Collected data entries:
[Start of Attachment]

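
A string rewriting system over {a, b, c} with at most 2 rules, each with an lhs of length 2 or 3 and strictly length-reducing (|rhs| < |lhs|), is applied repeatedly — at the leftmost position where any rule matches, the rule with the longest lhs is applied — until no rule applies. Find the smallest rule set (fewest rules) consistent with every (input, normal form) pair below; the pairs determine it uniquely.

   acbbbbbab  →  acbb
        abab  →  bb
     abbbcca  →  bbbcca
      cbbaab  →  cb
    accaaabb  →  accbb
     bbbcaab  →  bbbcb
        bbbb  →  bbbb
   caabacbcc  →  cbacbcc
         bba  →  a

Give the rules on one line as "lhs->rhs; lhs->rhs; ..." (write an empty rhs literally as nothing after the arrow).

ab->b; bba->a

  | acbbbbbab => acbbbab => acbab => acbb
  | abab => bab => bb
  | abbbcca => bbbcca
  | cbbaab => caab => cab => cb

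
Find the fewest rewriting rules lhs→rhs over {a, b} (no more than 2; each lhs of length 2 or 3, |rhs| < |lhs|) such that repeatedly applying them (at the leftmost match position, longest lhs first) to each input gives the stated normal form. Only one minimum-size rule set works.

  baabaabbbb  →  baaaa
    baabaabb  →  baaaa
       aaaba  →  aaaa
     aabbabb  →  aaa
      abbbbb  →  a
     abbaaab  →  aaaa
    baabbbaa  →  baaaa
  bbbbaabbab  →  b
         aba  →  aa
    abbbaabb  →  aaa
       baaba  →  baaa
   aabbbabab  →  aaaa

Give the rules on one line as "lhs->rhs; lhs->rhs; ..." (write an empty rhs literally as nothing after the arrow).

ab->a; bba->

  | baabaabbbb => baaaabbbb => baaaabbb => baaaabb => baaaab => baaaa
  | baabaabb => baaaabb => baaaab => baaaa
  | aaaba => aaaa
  | aabbabb => aababb => aaabb => aaab => aaa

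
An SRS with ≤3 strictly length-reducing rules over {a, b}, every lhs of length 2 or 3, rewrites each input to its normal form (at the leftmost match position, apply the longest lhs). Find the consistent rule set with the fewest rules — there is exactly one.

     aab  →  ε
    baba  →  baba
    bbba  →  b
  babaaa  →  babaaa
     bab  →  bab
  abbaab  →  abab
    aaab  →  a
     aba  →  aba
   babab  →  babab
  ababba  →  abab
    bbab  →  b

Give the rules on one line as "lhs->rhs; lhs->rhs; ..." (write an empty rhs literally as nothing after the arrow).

aab->; bb->b; bba->b

  | aab => ε
  | baba
  | bbba => bba => b
  | babaaa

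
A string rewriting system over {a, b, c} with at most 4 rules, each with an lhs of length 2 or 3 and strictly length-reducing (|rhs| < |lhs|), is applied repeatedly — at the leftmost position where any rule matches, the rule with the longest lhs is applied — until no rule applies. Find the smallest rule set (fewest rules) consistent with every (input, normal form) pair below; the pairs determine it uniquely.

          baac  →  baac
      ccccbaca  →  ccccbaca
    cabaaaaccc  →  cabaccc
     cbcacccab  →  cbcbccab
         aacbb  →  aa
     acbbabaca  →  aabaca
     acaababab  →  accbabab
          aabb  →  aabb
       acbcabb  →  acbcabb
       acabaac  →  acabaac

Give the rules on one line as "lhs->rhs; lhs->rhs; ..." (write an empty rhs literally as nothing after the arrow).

aaa->; caa->cc; cac->cb; cbb->

  | baac
  | ccccbaca
  | cabaaaaccc => cabaccc
  | cbcacccab => cbcbccab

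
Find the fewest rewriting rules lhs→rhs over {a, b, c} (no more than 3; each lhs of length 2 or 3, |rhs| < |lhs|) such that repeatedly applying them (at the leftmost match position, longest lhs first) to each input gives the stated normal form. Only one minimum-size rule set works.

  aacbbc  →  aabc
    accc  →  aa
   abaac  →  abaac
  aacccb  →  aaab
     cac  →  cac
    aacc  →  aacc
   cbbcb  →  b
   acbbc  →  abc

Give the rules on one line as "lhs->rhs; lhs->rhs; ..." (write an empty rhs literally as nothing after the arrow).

  | aacbbc => aabc
  | accc => aa
  | abaac
  | aacccb => aaab

cb->; ccc->a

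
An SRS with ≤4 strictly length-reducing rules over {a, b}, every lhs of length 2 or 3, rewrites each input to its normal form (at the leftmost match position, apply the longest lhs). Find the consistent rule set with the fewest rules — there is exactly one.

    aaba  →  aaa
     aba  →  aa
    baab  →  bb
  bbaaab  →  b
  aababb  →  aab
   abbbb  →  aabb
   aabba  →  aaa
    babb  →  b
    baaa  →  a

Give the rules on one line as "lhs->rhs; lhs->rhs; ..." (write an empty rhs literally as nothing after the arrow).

  | aaba => aaa
  | aba => aa
  | baab => bb
  | bbaaab => bbab => b

ba->a; baa->b; bab->; bbb->ab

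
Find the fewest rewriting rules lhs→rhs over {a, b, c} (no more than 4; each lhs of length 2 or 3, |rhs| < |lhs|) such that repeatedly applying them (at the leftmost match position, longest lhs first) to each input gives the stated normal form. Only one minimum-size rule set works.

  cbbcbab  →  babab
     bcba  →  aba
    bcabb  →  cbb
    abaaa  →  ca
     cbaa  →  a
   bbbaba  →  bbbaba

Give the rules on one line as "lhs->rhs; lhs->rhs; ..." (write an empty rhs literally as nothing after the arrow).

  | cbbcbab => cbabab => babab
  | bcba => aba
  | bcabb => aabb => cbb
  | abaaa => abca => aaa => ca

aa->c; bc->a; cba->ba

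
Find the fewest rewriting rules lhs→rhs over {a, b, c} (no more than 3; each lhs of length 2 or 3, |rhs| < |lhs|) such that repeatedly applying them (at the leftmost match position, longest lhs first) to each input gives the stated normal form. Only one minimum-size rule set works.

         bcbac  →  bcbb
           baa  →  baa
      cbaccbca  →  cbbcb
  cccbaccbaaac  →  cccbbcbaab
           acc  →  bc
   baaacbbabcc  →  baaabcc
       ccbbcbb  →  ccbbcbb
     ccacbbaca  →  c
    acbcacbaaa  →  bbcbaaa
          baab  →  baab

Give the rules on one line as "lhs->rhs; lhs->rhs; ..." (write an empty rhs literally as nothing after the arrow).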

[End of Attachment]

- [Task to carry out] Each record should come back exactly as written.

- [Response box]
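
A string rewriting system over {a, b, c} with at most 2 rules, each with an lhs of length 2 or 3 and strictly length-reducing (|rhs| < |lhs|), is applied repeatedly — at the leftmost position where any rule matches, the rule with the longest lhs is applied — until no rule applies. Find the smallest rule set (fewest rules) consistent with every (input, normal form) pair below; the pairs determine it uniquely.

   acbbbbbab  →  acbb
        abab  →  bb
     abbbcca  →  bbbcca
      cbbaab  →  cb
    accaaabb  →  accbb
     bbbcaab  →  bbbcb
        bbbb  →  bbbb
   caabacbcc  →  cbacbcc
         bba  →  a

Give the rules on one line as "lhs->rhs; lhs->rhs; ..." (write an empty rhs literally as nothing after the arrow).

ab->b; bba->a

  | acbbbbbab => acbbbab => acbab => acbb
  | abab => bab => bb
  | abbbcca => bbbcca
  | cbbaab => caab => cab => cb

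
Find the fewest rewriting rules lhs→rhs over {a, b} (no more than 2; each lhs of length 2 or 3, |rhs| < |lhs|) such that repeatedly applying them (at the leftmost match position, longest lhs first) to each input gives the stated normal form. Only one minimum-size rule set works.

  baabaabbbb  →  baaaa
    baabaabb  →  baaaa
       aaaba  →  aaaa
     aabbabb  →  aaa
      abbbbb  →  a
     abbaaab  →  aaaa
    baabbbaa  →  baaaa
  bbbbaabbab  →  b
         aba  →  aa
    abbbaabb  →  aaa
       baaba  →  baaa
   aabbbabab  →  aaaa

Give the rules on one line as "lhs->rhs; lhs->rhs; ..." (write an empty rhs literally as nothing after the arrow).

ab->a; bba->

  | baabaabbbb => baaaabbbb => baaaabbb => baaaabb => baaaab => baaaa
  | baabaabb => baaaabb => baaaab => baaaa
  | aaaba => aaaa
  | aabbabb => aababb => aaabb => aaab => aaa

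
An SRS with ≤3 strictly length-reducing rules over {a, b}, every lhs of length 2 or 3, rewrites each input to its normal form (at the leftmost match position, apply the longest lhs). Find the consistent rule set with the fewest rules — there is exactly one.

     aab  →  ε
    baba  →  baba
    bbba  →  b
  babaaa  →  babaaa
     bab  →  bab
  abbaab  →  abab
    aaab  →  a
     aba  →  aba
   babab  →  babab
  ababba  →  abab
    bbab  →  b

Give the rules on one line as "lhs->rhs; lhs->rhs; ..." (write an empty rhs literally as nothing after the arrow).

aab->; bb->b; bba->b

  | aab => ε
  | baba
  | bbba => bba => b
  | babaaa

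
A string rewriting system over {a, b, c} with at most 4 rules, each with an lhs of length 2 or 3 and strictly length-reducing (|rhs| < |lhs|), is applied repeatedly — at the leftmost position where any rule matches, the rule with the longest lhs is applied — until no rule applies. Find the smallest rule set (fewest rules) consistent with every (input, normal form) pair below; the pairs determine it uniquely.

          baac  →  baac
      ccccbaca  →  ccccbaca
    cabaaaaccc  →  cabaccc
     cbcacccab  →  cbcbccab
         aacbb  →  aa
     acbbabaca  →  aabaca
     acaababab  →  accbabab
          aabb  →  aabb
       acbcabb  →  acbcabb
       acabaac  →  acabaac

Give the rules on one line as "lhs->rhs; lhs->rhs; ..." (write an empty rhs literally as nothing after the arrow).

aaa->; caa->cc; cac->cb; cbb->

  | baac
  | ccccbaca
  | cabaaaaccc => cabaccc
  | cbcacccab => cbcbccab

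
Find the fewest rewriting rules lhs→rhs over {a, b, c} (no more than 3; each lhs of length 2 or 3, |rhs| < |lhs|) such that repeatedly applying them (at the leftmost match position, longest lhs first) to each input gives the stated normal form. Only one minimum-size rule set works.

  aacbbc  →  aabc
    accc  →  aa
   abaac  →  abaac
  aacccb  →  aaab
     cac  →  cac
    aacc  →  aacc
   cbbcb  →  b
   acbbc  →  abc

Give the rules on one line as "lhs->rhs; lhs->rhs; ..." (write an empty rhs literally as nothing after the arrow).

  | aacbbc => aabc
  | accc => aa
  | abaac
  | aacccb => aaab

cb->; ccc->a

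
An SRS with ≤4 strictly length-reducing rules over {a, b}, every lhs of length 2 or 3, rewrites each input to its normal form (at the leftmost match position, apply the longest lhs). Find the consistent rule set with the fewest rules — there is exactly one.

    aaba  →  aaa
     aba  →  aa
    baab  →  bb
  bbaaab  →  b
  aababb  →  aab
   abbbb  →  aabb
   aabba  →  aaa
    babb  →  b
    baaa  →  a

Give the rules on one line as "lhs->rhs; lhs->rhs; ..." (write an empty rhs literally as nothing after the arrow).

  | aaba => aaa
  | aba => aa
  | baab => bb
  | bbaaab => bbab => b

ba->a; baa->b; bab->; bbb->ab

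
Find the fewest rewriting rules lhs→rhs over {a, b, c} (no more than 4; each lhs of length 2 or 3, |rhs| < |lhs|) such that repeatedly applying them (at the leftmost match position, longest lhs first) to each input gives the stated normal form. Only one minimum-size rule set works.

  cbbcbab  →  babab
     bcba  →  aba
    bcabb  →  cbb
    abaaa  →  ca
     cbaa  →  a
   bbbaba  →  bbbaba

Give the rules on one line as "lhs->rhs; lhs->rhs; ..." (write an empty rhs literally as nothing after the arrow).

  | cbbcbab => cbabab => babab
  | bcba => aba
  | bcabb => aabb => cbb
  | abaaa => abca => aaa => ca

aa->c; bc->a; cba->ba

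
Find the fewest rewriting rules lhs→rhs over {a, b, c} (no more than 3; each lhs of length 2 or 3, |rhs| < |lhs|) such that repeatedly applying them (at the leftmost match position, longest lhs first) to each input gives the stated normal form. Only one minimum-size rule set works.

         bcbac  →  bcbb
           baa  →  baa
      cbaccbca  →  cbbcb
  cccbaccbaaac  →  cccbbcbaab
           acc  →  bc
   baaacbbabcc  →  baaabcc
       ccbbcbb  →  ccbbcbb
     ccacbbaca  →  c
    acbcacbaaa  →  bbcbaaa
          baab  →  baab

Give the rules on one line as "lhs->rhs; lhs->rhs; ..." (write an empty rhs literally as nothing after the arrow).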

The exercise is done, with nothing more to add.